Assignment = Can you write out the whole listing exactly?

### Data shown

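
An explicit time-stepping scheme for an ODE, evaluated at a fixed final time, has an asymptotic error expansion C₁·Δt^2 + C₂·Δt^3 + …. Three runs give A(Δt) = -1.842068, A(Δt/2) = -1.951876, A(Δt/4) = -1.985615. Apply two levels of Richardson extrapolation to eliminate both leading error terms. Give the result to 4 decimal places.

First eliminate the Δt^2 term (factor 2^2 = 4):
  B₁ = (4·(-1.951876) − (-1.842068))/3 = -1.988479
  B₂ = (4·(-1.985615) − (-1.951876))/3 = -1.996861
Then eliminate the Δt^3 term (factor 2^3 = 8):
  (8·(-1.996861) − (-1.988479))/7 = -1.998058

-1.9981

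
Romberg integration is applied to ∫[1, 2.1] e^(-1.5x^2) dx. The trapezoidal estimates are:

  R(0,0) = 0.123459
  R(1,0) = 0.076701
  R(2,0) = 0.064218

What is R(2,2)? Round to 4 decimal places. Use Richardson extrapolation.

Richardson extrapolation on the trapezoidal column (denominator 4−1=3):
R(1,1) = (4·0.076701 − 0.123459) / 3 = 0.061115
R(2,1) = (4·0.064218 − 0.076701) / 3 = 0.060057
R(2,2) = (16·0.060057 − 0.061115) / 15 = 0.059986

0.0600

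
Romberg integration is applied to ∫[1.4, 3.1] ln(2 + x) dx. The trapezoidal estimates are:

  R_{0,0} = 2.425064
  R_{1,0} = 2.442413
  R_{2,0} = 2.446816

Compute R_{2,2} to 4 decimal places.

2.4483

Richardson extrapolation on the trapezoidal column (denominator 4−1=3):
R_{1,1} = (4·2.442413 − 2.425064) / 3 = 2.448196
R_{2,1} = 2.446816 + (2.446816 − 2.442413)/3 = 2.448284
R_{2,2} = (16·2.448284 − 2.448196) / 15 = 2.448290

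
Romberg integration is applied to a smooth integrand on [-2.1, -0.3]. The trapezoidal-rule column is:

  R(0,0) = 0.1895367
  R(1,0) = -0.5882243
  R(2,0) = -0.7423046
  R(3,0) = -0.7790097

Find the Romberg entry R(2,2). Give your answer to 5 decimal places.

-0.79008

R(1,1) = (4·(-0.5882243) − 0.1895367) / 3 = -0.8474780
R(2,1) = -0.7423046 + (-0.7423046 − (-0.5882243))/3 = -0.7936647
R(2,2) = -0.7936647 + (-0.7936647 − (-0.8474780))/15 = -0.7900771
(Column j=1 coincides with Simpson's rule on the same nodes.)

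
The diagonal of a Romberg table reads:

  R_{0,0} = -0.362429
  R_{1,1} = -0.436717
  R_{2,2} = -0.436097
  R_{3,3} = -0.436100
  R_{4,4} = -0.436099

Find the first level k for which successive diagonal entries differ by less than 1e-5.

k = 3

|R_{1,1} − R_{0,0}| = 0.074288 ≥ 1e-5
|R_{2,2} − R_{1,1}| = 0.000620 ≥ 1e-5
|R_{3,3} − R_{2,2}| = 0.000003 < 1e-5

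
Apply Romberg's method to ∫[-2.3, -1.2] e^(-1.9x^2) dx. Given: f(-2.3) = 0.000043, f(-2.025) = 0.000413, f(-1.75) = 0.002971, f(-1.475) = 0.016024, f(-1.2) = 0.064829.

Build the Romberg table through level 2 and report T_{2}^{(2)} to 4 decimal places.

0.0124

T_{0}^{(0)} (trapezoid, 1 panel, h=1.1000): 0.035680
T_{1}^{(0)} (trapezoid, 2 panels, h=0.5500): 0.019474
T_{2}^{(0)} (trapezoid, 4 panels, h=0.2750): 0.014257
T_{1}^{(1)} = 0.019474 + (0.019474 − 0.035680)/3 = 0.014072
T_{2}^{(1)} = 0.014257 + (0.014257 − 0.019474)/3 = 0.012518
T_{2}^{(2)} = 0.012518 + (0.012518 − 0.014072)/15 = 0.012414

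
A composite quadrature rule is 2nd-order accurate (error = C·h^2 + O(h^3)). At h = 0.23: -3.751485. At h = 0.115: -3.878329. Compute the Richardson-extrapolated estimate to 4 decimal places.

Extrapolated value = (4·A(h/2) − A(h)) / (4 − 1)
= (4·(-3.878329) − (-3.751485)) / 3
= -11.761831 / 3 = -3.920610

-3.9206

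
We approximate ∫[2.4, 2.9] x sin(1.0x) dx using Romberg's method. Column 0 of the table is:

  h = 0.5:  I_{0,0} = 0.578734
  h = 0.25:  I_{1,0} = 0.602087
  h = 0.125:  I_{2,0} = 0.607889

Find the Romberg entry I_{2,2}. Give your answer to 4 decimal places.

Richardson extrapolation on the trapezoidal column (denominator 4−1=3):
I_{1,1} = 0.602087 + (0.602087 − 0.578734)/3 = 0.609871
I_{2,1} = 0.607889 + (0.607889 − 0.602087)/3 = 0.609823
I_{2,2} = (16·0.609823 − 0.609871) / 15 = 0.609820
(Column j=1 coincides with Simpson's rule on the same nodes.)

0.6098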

######

Reply =
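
An explicit time-stepping scheme for an ODE, evaluated at a fixed final time, has an asymptotic error expansion C₁·Δt^2 + C₂·Δt^3 + …. Three runs give A(Δt) = -1.842068, A(Δt/2) = -1.951876, A(Δt/4) = -1.985615. Apply two levels of Richardson extrapolation to eliminate both leading error terms. Give the result to 4 decimal places.

First eliminate the Δt^2 term (factor 2^2 = 4):
  B₁ = (4·(-1.951876) − (-1.842068))/3 = -1.988479
  B₂ = (4·(-1.985615) − (-1.951876))/3 = -1.996861
Then eliminate the Δt^3 term (factor 2^3 = 8):
  (8·(-1.996861) − (-1.988479))/7 = -1.998058

-1.9981

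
Romberg integration is applied to ∫[1, 2.1] e^(-1.5x^2) dx. The trapezoidal estimates are:

  R(0,0) = 0.123459
  R(1,0) = 0.076701
  R(2,0) = 0.064218

What is R(2,2)? Round to 4 decimal places. Use Richardson extrapolation.

Richardson extrapolation on the trapezoidal column (denominator 4−1=3):
R(1,1) = (4·0.076701 − 0.123459) / 3 = 0.061115
R(2,1) = (4·0.064218 − 0.076701) / 3 = 0.060057
R(2,2) = (16·0.060057 − 0.061115) / 15 = 0.059986

0.0600

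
Romberg integration is applied to ∫[1.4, 3.1] ln(2 + x) dx. The trapezoidal estimates are:

  R_{0,0} = 2.425064
  R_{1,0} = 2.442413
  R_{2,0} = 2.446816

Compute R_{2,2} to 4 decimal places.

2.4483

Richardson extrapolation on the trapezoidal column (denominator 4−1=3):
R_{1,1} = (4·2.442413 − 2.425064) / 3 = 2.448196
R_{2,1} = 2.446816 + (2.446816 − 2.442413)/3 = 2.448284
R_{2,2} = (16·2.448284 − 2.448196) / 15 = 2.448290

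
Romberg integration is applied to a smooth integrand on [-2.1, -0.3]. The trapezoidal-rule column is:

  R(0,0) = 0.1895367
  R(1,0) = -0.5882243
  R(2,0) = -0.7423046
  R(3,0) = -0.7790097

Find the Romberg entry R(2,2). Give your answer to 5 decimal places.

-0.79008

R(1,1) = (4·(-0.5882243) − 0.1895367) / 3 = -0.8474780
R(2,1) = -0.7423046 + (-0.7423046 − (-0.5882243))/3 = -0.7936647
R(2,2) = -0.7936647 + (-0.7936647 − (-0.8474780))/15 = -0.7900771
(Column j=1 coincides with Simpson's rule on the same nodes.)

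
The diagonal of a Romberg table reads:

  R_{0,0} = -0.362429
  R_{1,1} = -0.436717
  R_{2,2} = -0.436097
  R_{3,3} = -0.436100
  R_{4,4} = -0.436099

Find the first level k for which successive diagonal entries differ by less than 1e-5.

k = 3

|R_{1,1} − R_{0,0}| = 0.074288 ≥ 1e-5
|R_{2,2} − R_{1,1}| = 0.000620 ≥ 1e-5
|R_{3,3} − R_{2,2}| = 0.000003 < 1e-5

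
Apply Romberg's method to ∫[-2.3, -1.2] e^(-1.9x^2) dx. Given: f(-2.3) = 0.000043, f(-2.025) = 0.000413, f(-1.75) = 0.002971, f(-1.475) = 0.016024, f(-1.2) = 0.064829.

Build the Romberg table through level 2 and report T_{2}^{(2)} to 4 decimal places.

0.0124

T_{0}^{(0)} (trapezoid, 1 panel, h=1.1000): 0.035680
T_{1}^{(0)} (trapezoid, 2 panels, h=0.5500): 0.019474
T_{2}^{(0)} (trapezoid, 4 panels, h=0.2750): 0.014257
T_{1}^{(1)} = 0.019474 + (0.019474 − 0.035680)/3 = 0.014072
T_{2}^{(1)} = 0.014257 + (0.014257 − 0.019474)/3 = 0.012518
T_{2}^{(2)} = 0.012518 + (0.012518 − 0.014072)/15 = 0.012414

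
A composite quadrature rule is 2nd-order accurate (error = C·h^2 + O(h^3)). At h = 0.23: -3.751485. At h = 0.115: -3.878329. Compute the Richardson-extrapolated estimate to 4 decimal places.

Extrapolated value = (4·A(h/2) − A(h)) / (4 − 1)
= (4·(-3.878329) − (-3.751485)) / 3
= -11.761831 / 3 = -3.920610

-3.9206

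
We approximate ∫[2.4, 2.9] x sin(1.0x) dx using Romberg's method. Column 0 of the table is:

  h = 0.5:  I_{0,0} = 0.578734
  h = 0.25:  I_{1,0} = 0.602087
  h = 0.125:  I_{2,0} = 0.607889

Find the Romberg entry I_{2,2}. Give your answer to 4 decimal places.

Richardson extrapolation on the trapezoidal column (denominator 4−1=3):
I_{1,1} = 0.602087 + (0.602087 − 0.578734)/3 = 0.609871
I_{2,1} = 0.607889 + (0.607889 − 0.602087)/3 = 0.609823
I_{2,2} = (16·0.609823 − 0.609871) / 15 = 0.609820
(Column j=1 coincides with Simpson's rule on the same nodes.)

0.6098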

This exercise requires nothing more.